▸ WHAT NEEDS TO BE DONE
Extract each line of the data and write it out again exactly.

START RECORDS TO USE

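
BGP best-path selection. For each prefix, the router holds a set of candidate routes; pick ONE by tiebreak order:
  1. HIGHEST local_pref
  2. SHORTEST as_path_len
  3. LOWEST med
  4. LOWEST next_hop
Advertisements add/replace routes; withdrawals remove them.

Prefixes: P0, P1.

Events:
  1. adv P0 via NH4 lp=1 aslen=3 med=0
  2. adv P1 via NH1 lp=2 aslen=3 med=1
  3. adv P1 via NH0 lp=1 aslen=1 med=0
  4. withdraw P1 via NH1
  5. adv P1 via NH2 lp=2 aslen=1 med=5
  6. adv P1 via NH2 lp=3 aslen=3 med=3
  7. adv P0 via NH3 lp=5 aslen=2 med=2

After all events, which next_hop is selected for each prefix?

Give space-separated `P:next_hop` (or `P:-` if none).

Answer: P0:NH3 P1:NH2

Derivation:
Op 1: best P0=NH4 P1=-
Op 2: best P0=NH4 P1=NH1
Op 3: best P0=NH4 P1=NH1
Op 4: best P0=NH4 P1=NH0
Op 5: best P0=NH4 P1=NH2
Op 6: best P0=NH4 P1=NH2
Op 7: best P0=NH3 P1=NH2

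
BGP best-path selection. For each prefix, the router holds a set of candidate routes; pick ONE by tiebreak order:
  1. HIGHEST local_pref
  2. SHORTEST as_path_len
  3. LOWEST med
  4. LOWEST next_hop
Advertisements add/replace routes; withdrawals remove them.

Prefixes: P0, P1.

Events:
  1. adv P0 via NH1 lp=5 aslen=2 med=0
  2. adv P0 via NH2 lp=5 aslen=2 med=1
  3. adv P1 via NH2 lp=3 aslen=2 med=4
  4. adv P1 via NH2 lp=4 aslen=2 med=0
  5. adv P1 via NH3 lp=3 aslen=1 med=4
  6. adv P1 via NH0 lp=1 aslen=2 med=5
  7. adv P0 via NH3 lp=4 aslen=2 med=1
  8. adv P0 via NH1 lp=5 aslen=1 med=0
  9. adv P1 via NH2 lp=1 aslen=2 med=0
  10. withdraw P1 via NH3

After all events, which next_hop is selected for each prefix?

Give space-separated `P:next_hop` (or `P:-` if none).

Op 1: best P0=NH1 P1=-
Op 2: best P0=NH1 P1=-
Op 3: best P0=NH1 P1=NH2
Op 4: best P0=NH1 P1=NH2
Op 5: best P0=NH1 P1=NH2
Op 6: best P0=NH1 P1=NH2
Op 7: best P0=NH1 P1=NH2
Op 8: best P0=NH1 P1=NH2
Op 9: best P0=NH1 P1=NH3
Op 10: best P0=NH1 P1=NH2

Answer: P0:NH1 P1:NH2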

END RECORDS TO USE

▸ RESULT OF THE TASK
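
BGP best-path selection. For each prefix, the router holds a set of candidate routes; pick ONE by tiebreak order:
  1. HIGHEST local_pref
  2. SHORTEST as_path_len
  3. LOWEST med
  4. LOWEST next_hop
Advertisements add/replace routes; withdrawals remove them.

Prefixes: P0, P1.

Events:
  1. adv P0 via NH4 lp=1 aslen=3 med=0
  2. adv P1 via NH1 lp=2 aslen=3 med=1
  3. adv P1 via NH0 lp=1 aslen=1 med=0
  4. withdraw P1 via NH1
  5. adv P1 via NH2 lp=2 aslen=1 med=5
  6. adv P1 via NH2 lp=3 aslen=3 med=3
  7. adv P0 via NH3 lp=5 aslen=2 med=2

After all events, which next_hop is selected for each prefix?

Give space-separated `P:next_hop` (or `P:-` if none).

Answer: P0:NH3 P1:NH2

Derivation:
Op 1: best P0=NH4 P1=-
Op 2: best P0=NH4 P1=NH1
Op 3: best P0=NH4 P1=NH1
Op 4: best P0=NH4 P1=NH0
Op 5: best P0=NH4 P1=NH2
Op 6: best P0=NH4 P1=NH2
Op 7: best P0=NH3 P1=NH2

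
BGP best-path selection. For each prefix, the router holds a set of candidate routes; pick ONE by tiebreak order:
  1. HIGHEST local_pref
  2. SHORTEST as_path_len
  3. LOWEST med
  4. LOWEST next_hop
Advertisements add/replace routes; withdrawals remove them.

Prefixes: P0, P1.

Events:
  1. adv P0 via NH1 lp=5 aslen=2 med=0
  2. adv P0 via NH2 lp=5 aslen=2 med=1
  3. adv P1 via NH2 lp=3 aslen=2 med=4
  4. adv P1 via NH2 lp=4 aslen=2 med=0
  5. adv P1 via NH3 lp=3 aslen=1 med=4
  6. adv P1 via NH0 lp=1 aslen=2 med=5
  7. adv P0 via NH3 lp=4 aslen=2 med=1
  8. adv P0 via NH1 lp=5 aslen=1 med=0
  9. adv P1 via NH2 lp=1 aslen=2 med=0
  10. withdraw P1 via NH3

After all events, which next_hop is selected for each prefix?

Give space-separated `P:next_hop` (or `P:-` if none).

Op 1: best P0=NH1 P1=-
Op 2: best P0=NH1 P1=-
Op 3: best P0=NH1 P1=NH2
Op 4: best P0=NH1 P1=NH2
Op 5: best P0=NH1 P1=NH2
Op 6: best P0=NH1 P1=NH2
Op 7: best P0=NH1 P1=NH2
Op 8: best P0=NH1 P1=NH2
Op 9: best P0=NH1 P1=NH3
Op 10: best P0=NH1 P1=NH2

Answer: P0:NH1 P1:NH2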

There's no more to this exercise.